_EXERCISE GOAL:_ Copy out the entries below precisely; nothing is to be omitted.

_INFORMATION:_
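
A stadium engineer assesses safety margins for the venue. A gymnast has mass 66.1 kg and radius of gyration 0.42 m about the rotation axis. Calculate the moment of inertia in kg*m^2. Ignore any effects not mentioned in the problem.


I = m * k^2
I = 66.1 * 0.42^2
I = 66.1 * 0.1764 = 11.66 kg*m^2

11.66 kg*m^2


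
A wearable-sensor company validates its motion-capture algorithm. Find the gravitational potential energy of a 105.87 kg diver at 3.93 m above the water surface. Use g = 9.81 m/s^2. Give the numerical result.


PE = m * g * h
PE = 105.87 * 9.81 * 3.93
PE = 1038.5847 * 3.93 = 4081.6379 J

4081.6379 J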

_RESPONSE:_
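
A stadium engineer assesses safety margins for the venue. A gymnast has mass 66.1 kg and radius of gyration 0.42 m about the rotation axis. Calculate the moment of inertia in kg*m^2. Ignore any effects not mentioned in the problem.


I = m * k^2
I = 66.1 * 0.42^2
I = 66.1 * 0.1764 = 11.66 kg*m^2

11.66 kg*m^2


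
A wearable-sensor company validates its motion-capture algorithm. Find the gravitational potential energy of a 105.87 kg diver at 3.93 m above the water surface. Use g = 9.81 m/s^2. Give the numerical result.


PE = m * g * h
PE = 105.87 * 9.81 * 3.93
PE = 1038.5847 * 3.93 = 4081.6379 J

4081.6379 J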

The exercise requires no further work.